→ EXERCISE GOAL
Each line of the material below with the word "surface" is to be reported.

→ MATERIAL PROVIDED
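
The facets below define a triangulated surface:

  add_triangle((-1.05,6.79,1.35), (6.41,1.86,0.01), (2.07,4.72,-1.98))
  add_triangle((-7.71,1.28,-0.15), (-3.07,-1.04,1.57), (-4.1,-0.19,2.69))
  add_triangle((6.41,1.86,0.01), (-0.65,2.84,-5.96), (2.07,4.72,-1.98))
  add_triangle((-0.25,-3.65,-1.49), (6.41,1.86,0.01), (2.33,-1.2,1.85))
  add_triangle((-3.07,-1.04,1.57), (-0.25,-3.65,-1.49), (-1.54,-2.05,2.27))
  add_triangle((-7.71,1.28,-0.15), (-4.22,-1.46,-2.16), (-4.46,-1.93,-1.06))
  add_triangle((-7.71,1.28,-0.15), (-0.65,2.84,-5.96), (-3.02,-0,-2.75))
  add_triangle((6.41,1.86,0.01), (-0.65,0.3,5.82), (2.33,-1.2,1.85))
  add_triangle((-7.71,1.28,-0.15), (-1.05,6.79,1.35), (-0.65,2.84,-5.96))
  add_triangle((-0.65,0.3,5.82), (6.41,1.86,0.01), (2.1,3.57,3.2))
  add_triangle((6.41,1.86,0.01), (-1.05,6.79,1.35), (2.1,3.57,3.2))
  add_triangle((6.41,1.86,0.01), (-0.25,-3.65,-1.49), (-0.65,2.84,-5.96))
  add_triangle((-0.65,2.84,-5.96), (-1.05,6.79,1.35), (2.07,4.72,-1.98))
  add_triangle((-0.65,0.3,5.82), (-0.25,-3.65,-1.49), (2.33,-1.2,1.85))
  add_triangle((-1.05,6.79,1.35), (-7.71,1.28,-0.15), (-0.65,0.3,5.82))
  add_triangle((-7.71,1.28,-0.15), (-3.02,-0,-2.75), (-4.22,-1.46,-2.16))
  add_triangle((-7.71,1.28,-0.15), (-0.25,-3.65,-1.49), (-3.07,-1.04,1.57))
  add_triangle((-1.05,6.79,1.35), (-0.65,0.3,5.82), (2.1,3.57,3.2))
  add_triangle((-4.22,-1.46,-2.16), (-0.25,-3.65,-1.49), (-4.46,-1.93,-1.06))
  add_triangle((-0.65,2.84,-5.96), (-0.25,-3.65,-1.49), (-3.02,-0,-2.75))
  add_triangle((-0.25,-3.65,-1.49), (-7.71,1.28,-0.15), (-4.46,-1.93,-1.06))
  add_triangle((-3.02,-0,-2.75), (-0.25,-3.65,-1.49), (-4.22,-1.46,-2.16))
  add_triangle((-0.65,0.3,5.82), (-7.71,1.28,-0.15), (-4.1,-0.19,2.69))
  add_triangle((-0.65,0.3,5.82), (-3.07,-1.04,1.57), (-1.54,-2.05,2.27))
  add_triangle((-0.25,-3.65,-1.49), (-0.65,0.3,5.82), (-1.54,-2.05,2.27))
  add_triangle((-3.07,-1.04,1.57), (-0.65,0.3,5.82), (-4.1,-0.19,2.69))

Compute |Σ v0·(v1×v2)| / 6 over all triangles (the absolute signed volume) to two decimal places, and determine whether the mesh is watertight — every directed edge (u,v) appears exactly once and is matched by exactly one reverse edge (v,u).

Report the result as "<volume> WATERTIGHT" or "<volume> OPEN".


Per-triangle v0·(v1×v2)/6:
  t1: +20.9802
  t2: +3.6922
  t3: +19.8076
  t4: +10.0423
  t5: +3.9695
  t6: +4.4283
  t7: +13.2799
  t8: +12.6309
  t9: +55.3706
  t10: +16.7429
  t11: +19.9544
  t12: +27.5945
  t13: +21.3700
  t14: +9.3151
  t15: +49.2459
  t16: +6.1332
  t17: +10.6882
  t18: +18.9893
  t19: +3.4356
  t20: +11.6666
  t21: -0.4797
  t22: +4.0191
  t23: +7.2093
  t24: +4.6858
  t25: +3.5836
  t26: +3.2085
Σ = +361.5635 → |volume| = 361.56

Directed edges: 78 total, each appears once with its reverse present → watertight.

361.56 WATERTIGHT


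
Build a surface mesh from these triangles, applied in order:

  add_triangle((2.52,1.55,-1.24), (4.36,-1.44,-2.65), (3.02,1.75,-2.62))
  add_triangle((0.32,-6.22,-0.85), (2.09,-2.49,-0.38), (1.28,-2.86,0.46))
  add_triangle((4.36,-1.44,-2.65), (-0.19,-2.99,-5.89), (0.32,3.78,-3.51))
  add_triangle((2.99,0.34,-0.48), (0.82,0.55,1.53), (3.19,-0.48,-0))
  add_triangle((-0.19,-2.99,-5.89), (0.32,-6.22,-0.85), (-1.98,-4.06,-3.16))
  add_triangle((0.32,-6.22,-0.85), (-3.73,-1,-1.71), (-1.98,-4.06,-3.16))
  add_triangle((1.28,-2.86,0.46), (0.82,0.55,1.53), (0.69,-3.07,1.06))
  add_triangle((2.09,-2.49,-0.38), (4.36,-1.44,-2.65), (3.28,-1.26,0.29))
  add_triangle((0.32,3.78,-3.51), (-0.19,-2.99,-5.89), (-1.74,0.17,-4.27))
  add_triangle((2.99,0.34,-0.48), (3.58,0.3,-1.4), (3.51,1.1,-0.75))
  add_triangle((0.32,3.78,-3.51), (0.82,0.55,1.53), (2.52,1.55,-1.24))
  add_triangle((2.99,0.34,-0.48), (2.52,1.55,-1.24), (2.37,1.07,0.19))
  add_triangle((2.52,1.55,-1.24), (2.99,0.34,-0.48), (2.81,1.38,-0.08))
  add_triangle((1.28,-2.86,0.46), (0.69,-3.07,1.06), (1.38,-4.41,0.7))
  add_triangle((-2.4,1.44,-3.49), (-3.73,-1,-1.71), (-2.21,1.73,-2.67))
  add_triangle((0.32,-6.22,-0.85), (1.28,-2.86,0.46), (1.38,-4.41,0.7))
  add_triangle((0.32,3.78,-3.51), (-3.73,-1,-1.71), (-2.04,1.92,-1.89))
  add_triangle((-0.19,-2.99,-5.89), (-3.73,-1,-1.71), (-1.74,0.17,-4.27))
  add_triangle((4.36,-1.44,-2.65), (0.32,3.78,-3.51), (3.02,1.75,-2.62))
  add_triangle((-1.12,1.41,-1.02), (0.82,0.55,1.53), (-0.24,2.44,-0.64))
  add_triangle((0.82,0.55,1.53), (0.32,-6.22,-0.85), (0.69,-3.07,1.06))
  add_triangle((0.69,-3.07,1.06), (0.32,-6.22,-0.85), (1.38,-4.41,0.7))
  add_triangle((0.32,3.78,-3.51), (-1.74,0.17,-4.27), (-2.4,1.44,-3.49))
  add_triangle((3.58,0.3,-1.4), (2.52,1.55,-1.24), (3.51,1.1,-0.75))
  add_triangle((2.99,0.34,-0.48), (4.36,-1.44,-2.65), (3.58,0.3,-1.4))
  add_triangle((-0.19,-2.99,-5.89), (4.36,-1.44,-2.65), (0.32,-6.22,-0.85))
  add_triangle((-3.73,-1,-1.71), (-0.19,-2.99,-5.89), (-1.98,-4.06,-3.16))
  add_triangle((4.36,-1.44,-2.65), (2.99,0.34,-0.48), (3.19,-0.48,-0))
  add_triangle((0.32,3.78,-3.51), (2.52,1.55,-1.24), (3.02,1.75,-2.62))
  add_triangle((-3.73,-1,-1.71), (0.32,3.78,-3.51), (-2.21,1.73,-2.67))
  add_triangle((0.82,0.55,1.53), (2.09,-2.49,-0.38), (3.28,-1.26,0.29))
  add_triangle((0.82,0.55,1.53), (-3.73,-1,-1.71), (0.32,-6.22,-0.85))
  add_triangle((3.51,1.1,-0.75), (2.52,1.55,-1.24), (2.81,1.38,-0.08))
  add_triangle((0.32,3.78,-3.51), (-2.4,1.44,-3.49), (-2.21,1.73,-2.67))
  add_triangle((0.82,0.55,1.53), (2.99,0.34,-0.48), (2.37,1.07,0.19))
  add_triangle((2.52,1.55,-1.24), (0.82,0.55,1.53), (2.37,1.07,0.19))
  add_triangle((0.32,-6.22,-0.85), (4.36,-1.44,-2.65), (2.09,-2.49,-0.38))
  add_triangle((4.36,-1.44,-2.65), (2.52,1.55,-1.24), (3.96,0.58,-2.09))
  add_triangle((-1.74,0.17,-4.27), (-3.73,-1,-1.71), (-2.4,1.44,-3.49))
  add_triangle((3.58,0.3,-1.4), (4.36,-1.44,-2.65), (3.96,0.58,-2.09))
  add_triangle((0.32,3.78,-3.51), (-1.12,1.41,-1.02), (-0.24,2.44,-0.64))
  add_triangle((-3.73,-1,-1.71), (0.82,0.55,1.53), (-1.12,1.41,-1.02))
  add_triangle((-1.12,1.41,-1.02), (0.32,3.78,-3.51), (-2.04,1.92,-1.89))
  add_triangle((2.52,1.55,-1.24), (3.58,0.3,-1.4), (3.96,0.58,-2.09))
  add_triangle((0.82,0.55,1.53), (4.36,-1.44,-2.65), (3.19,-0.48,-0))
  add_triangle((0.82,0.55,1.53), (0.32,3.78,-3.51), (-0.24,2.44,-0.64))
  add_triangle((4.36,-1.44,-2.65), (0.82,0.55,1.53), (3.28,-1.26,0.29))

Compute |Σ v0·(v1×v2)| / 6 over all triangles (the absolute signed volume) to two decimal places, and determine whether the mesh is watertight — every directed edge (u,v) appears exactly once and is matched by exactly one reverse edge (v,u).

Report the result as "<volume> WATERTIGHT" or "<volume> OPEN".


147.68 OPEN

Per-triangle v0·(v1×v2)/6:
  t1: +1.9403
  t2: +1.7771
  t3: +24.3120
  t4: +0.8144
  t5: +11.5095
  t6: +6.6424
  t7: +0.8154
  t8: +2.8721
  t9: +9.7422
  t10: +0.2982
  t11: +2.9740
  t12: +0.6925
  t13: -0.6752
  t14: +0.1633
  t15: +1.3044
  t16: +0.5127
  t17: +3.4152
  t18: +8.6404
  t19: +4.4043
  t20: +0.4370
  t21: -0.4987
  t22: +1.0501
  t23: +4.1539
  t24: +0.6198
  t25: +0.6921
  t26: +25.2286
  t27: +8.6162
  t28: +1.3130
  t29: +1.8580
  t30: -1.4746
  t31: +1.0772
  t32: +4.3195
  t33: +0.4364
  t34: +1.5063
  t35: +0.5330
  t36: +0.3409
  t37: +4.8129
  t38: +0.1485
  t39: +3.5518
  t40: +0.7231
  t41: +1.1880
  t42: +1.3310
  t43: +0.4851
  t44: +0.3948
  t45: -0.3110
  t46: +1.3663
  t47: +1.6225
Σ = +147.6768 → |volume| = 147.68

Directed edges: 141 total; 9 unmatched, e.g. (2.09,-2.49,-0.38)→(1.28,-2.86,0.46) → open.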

→ RESPONSE TO THE EXERCISE
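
The facets below define a triangulated surface:
Build a surface mesh from these triangles, applied in order: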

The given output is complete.